§ **Assigned task**:
Would you copy out each line of the records below that includes the word "volcanic"?

_ _ _

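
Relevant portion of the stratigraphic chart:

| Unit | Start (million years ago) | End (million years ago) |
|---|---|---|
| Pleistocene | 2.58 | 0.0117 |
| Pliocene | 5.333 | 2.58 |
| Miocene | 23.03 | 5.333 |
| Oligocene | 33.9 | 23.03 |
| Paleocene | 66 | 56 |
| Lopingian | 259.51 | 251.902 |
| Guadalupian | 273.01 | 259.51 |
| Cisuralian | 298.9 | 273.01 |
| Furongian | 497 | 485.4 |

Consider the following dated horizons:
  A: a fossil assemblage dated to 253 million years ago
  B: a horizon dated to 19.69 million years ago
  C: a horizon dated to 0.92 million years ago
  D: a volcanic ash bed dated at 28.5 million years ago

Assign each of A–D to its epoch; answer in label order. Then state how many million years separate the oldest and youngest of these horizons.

A — Lopingian; B — Miocene; C — Pleistocene; D — Oligocene; span 252.08 million years

A: 253 Ma lies in 259.51–251.902 Ma, so Lopingian.
B: 19.69 Ma lies in 23.03–5.333 Ma, so Miocene.
C: 0.92 Ma lies in 2.58–0.0117 Ma, so Pleistocene.
D: 28.5 Ma lies in 33.9–23.03 Ma, so Oligocene.
Oldest = 253 Ma, youngest = 0.92 Ma → span 252.08 Myr.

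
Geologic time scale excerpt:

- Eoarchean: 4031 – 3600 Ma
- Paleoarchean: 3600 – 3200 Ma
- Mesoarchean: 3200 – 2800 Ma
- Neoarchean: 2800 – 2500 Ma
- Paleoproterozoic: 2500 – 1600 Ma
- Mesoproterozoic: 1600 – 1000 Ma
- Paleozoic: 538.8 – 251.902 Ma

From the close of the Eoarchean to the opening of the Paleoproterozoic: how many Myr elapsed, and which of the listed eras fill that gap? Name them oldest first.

1100 million years; Paleoarchean, Mesoarchean, Neoarchean

The Eoarchean closes at 3600 Ma and the Paleoproterozoic opens at 2500 Ma, so the interval is 3600 − 2500 = 1100 Myr.
An era fits inside if it starts at or after 3600 Ma and ends at or before 2500 Ma; oldest first that gives Paleoarchean, Mesoarchean, Neoarchean.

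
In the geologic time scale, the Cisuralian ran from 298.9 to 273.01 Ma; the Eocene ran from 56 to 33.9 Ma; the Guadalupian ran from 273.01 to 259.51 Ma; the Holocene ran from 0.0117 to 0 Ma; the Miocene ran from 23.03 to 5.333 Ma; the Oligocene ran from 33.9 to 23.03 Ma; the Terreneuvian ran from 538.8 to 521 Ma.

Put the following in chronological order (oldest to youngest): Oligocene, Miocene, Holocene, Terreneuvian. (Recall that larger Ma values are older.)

Read off each span (Ma): Oligocene 33.9–23.03; Miocene 23.03–5.333; Holocene 0.0117–0; Terreneuvian 538.8–521.
Larger Ma is older, so oldest→youngest is Terreneuvian, Oligocene, Miocene, Holocene.

Terreneuvian, Oligocene, Miocene, Holocene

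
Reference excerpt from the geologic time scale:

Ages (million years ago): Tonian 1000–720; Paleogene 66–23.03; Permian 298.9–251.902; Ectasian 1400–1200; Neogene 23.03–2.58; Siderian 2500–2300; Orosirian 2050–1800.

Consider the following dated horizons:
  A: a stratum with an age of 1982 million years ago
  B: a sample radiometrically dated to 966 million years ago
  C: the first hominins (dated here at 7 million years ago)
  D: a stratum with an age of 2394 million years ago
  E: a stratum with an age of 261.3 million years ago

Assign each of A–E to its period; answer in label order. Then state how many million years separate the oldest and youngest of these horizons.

A — Orosirian; B — Tonian; C — Neogene; D — Siderian; E — Permian; span 2387 million years

Match each age against the start–end ranges in the excerpt: A = 1982 Ma → Orosirian (2050–1800); B = 966 Ma → Tonian (1000–720); C = 7 Ma → Neogene (23.03–2.58); D = 2394 Ma → Siderian (2500–2300); E = 261.3 Ma → Permian (298.9–251.902).
The largest age is 2394 Ma and the smallest is 7 Ma; their difference is 2387 Myr.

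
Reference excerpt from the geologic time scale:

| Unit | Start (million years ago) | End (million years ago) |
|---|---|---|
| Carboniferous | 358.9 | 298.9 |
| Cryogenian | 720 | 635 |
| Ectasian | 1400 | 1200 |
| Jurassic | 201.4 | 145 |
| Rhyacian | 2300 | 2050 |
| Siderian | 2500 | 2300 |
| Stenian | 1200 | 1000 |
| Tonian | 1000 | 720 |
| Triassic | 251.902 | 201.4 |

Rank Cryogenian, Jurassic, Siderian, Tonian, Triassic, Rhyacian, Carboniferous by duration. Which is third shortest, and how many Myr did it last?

Carboniferous, 60 million years

Start − end for each: Cryogenian 720 − 635 = 85; Jurassic 201.4 − 145 = 56.4; Siderian 2500 − 2300 = 200; Tonian 1000 − 720 = 280; Triassic 251.902 − 201.4 = 50.502; Rhyacian 2300 − 2050 = 250; Carboniferous 358.9 − 298.9 = 60.
Ranking these from shortest: Triassic < Jurassic < Carboniferous < Cryogenian < Siderian < Rhyacian < Tonian.
Position 3 in that ranking is Carboniferous, which lasted 60 Myr.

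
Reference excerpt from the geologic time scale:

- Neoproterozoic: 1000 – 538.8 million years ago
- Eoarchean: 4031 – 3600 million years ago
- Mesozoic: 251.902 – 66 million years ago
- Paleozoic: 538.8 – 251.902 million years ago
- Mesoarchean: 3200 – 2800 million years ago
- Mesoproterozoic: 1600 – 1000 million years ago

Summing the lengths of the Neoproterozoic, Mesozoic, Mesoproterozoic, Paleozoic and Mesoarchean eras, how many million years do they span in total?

Duration is start − end for each: (1000 − 538.8) + (251.902 − 66) + (1600 − 1000) + (538.8 − 251.902) + (3200 − 2800).
That is 461.2 + 185.902 + 600 + 286.898 + 400, which totals 1934 million years.

1934 million years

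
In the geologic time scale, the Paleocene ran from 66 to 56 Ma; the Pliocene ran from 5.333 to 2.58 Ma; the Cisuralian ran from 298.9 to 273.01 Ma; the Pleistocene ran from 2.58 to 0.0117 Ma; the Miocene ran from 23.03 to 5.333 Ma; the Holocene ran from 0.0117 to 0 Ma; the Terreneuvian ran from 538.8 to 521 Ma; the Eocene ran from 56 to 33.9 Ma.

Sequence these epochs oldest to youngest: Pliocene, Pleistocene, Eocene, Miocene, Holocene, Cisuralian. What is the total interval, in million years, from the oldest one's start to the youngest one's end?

Cisuralian, Eocene, Miocene, Pliocene, Pleistocene, Holocene; total span 298.9 Myr

Start ages (Ma): Cisuralian 298.9, Eocene 56, Miocene 23.03, Pliocene 5.333, Pleistocene 2.58, Holocene 0.0117.
Ordered oldest to youngest: Cisuralian, Eocene, Miocene, Pliocene, Pleistocene, Holocene.
Span = 298.9 − 0 = 298.9 Myr.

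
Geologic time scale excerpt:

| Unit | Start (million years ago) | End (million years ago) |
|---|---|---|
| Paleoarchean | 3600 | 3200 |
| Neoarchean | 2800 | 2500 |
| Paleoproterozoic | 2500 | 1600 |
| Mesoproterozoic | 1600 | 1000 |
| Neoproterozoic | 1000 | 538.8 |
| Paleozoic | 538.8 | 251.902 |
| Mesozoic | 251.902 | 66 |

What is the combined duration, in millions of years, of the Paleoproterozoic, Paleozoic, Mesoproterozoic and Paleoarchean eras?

Duration is start − end for each: (2500 − 1600) + (538.8 − 251.902) + (1600 − 1000) + (3600 − 3200).
That is 900 + 286.898 + 600 + 400, which totals 2186.898 million years.

2186.898 million years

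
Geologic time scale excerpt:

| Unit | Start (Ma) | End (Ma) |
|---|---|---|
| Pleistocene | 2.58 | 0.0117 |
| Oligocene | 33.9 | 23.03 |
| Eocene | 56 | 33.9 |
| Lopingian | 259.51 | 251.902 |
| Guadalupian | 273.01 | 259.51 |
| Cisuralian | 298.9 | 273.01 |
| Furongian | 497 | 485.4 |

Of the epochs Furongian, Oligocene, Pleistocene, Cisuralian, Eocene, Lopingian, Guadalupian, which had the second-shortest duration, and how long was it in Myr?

Durations: Furongian 11.6; Oligocene 10.87; Pleistocene 2.5683; Cisuralian 25.89; Eocene 22.1; Lopingian 7.608; Guadalupian 13.5 Myr.
Sorted shortest-first: Pleistocene (2.5683), Lopingian (7.608), Oligocene (10.87), Furongian (11.6), Guadalupian (13.5), Eocene (22.1), Cisuralian (25.89).
The second shortest is Lopingian at 7.608 Myr.

Lopingian, 7.608 million years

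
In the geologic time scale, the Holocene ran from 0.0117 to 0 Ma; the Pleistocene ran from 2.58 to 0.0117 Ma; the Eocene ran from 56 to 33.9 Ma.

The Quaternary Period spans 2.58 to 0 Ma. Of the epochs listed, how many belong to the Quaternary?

2

Epochs inside 2.58–0 Ma: Pleistocene, Holocene — 2 in total.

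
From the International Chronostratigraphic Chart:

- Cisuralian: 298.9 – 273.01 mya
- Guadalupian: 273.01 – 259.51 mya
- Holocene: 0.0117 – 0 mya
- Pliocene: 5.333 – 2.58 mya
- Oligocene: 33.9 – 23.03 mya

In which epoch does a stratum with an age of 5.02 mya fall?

5.02 Ma lies between 5.333 and 2.58 Ma, so it falls in the Pliocene.

Pliocene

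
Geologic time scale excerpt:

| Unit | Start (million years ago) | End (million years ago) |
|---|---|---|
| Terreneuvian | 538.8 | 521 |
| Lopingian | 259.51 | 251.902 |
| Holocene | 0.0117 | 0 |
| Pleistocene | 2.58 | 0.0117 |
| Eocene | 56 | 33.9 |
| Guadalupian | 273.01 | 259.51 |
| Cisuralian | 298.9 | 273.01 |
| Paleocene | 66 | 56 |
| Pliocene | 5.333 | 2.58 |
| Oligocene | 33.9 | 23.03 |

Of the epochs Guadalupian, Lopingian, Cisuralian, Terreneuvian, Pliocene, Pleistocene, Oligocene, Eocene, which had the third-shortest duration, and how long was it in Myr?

Lopingian, 7.608 million years

Start − end for each: Guadalupian 273.01 − 259.51 = 13.5; Lopingian 259.51 − 251.902 = 7.608; Cisuralian 298.9 − 273.01 = 25.89; Terreneuvian 538.8 − 521 = 17.8; Pliocene 5.333 − 2.58 = 2.753; Pleistocene 2.58 − 0.0117 = 2.5683; Oligocene 33.9 − 23.03 = 10.87; Eocene 56 − 33.9 = 22.1.
Ranking these from shortest: Pleistocene < Pliocene < Lopingian < Oligocene < Guadalupian < Terreneuvian < Eocene < Cisuralian.
Position 3 in that ranking is Lopingian, which lasted 7.608 Myr.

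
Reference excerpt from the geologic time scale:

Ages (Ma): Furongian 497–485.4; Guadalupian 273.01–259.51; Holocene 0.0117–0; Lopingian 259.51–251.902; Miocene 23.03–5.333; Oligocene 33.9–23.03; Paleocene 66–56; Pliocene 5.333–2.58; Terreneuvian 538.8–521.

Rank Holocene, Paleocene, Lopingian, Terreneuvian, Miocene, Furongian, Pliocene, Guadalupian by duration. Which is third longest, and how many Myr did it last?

Guadalupian, 13.5 million years

Durations: Holocene 0.0117; Paleocene 10; Lopingian 7.608; Terreneuvian 17.8; Miocene 17.697; Furongian 11.6; Pliocene 2.753; Guadalupian 13.5 Myr.
Sorted longest-first: Terreneuvian (17.8), Miocene (17.697), Guadalupian (13.5), Furongian (11.6), Paleocene (10), Lopingian (7.608), Pliocene (2.753), Holocene (0.0117).
The third longest is Guadalupian at 13.5 Myr.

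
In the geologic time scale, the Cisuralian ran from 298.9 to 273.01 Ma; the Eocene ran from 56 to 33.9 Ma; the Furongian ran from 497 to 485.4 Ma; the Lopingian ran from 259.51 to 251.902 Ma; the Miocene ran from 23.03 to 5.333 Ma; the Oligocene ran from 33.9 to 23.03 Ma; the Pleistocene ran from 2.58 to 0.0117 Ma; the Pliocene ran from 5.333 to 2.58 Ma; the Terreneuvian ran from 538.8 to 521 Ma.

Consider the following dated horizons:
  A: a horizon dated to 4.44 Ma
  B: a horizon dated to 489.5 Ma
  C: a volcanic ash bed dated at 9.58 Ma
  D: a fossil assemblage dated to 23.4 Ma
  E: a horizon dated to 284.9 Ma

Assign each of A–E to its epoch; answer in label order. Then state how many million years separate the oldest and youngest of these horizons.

Match each age against the start–end ranges in the excerpt: A = 4.44 Ma → Pliocene (5.333–2.58); B = 489.5 Ma → Furongian (497–485.4); C = 9.58 Ma → Miocene (23.03–5.333); D = 23.4 Ma → Oligocene (33.9–23.03); E = 284.9 Ma → Cisuralian (298.9–273.01).
The largest age is 489.5 Ma and the smallest is 4.44 Ma; their difference is 485.06 Myr.

A — Pliocene; B — Furongian; C — Miocene; D — Oligocene; E — Cisuralian; span 485.06 million years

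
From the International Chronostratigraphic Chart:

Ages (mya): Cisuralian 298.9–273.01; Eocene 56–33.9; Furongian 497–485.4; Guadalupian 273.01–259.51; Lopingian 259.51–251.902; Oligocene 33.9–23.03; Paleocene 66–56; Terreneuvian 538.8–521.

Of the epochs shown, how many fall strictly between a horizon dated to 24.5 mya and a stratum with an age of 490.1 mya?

The older date is 490.1 Ma and the younger is 24.5 Ma.
Epochs with start < 490.1 and end > 24.5 Ma: Cisuralian (298.9–273.01), Guadalupian (273.01–259.51), Lopingian (259.51–251.902), Paleocene (66–56), Eocene (56–33.9).
That is 5 complete epochs.

5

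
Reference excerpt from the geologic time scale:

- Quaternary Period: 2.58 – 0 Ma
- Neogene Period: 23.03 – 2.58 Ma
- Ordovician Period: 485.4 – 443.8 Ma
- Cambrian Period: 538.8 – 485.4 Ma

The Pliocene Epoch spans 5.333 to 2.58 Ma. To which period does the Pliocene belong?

Neogene

The Pliocene (5.333–2.58 Ma) lies entirely within 23.03–2.58 Ma, the Neogene Period.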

_ _ _

§ **Solution to this exercise**:
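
  D: a volcanic ash bed dated at 28.5 million years ago
  C: a volcanic ash bed dated at 9.58 Ma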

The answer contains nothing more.